Begin at the line below that contains "Find the value". Repeat it and all remaining lines of the records exactly.

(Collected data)
#####

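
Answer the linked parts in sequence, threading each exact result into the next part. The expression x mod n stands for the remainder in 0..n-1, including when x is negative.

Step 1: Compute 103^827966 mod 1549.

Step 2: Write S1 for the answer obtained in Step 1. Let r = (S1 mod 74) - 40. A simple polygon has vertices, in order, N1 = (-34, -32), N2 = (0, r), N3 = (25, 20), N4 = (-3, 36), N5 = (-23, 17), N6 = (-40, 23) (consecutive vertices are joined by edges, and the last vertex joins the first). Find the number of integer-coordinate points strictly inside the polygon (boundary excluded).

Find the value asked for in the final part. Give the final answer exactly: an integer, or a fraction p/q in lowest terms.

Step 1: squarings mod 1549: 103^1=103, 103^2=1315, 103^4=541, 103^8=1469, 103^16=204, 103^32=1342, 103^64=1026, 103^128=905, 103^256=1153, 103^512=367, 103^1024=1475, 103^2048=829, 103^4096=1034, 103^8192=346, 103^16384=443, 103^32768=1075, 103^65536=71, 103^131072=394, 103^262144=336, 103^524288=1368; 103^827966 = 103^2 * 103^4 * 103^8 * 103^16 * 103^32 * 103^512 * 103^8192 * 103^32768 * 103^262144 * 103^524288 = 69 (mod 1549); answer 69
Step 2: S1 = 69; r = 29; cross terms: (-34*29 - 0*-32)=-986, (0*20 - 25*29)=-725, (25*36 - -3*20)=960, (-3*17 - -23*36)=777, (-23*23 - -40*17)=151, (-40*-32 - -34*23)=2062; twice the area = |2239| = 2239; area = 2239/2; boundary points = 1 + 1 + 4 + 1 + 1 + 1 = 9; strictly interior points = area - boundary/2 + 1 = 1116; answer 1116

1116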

#####

Task response —
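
Find the value asked for in the final part. Give the final answer exactly: an integer, or a fraction p/q in lowest terms.

Step 1: squarings mod 1549: 103^1=103, 103^2=1315, 103^4=541, 103^8=1469, 103^16=204, 103^32=1342, 103^64=1026, 103^128=905, 103^256=1153, 103^512=367, 103^1024=1475, 103^2048=829, 103^4096=1034, 103^8192=346, 103^16384=443, 103^32768=1075, 103^65536=71, 103^131072=394, 103^262144=336, 103^524288=1368; 103^827966 = 103^2 * 103^4 * 103^8 * 103^16 * 103^32 * 103^512 * 103^8192 * 103^32768 * 103^262144 * 103^524288 = 69 (mod 1549); answer 69
Step 2: S1 = 69; r = 29; cross terms: (-34*29 - 0*-32)=-986, (0*20 - 25*29)=-725, (25*36 - -3*20)=960, (-3*17 - -23*36)=777, (-23*23 - -40*17)=151, (-40*-32 - -34*23)=2062; twice the area = |2239| = 2239; area = 2239/2; boundary points = 1 + 1 + 4 + 1 + 1 + 1 = 9; strictly interior points = area - boundary/2 + 1 = 1116; answer 1116

1116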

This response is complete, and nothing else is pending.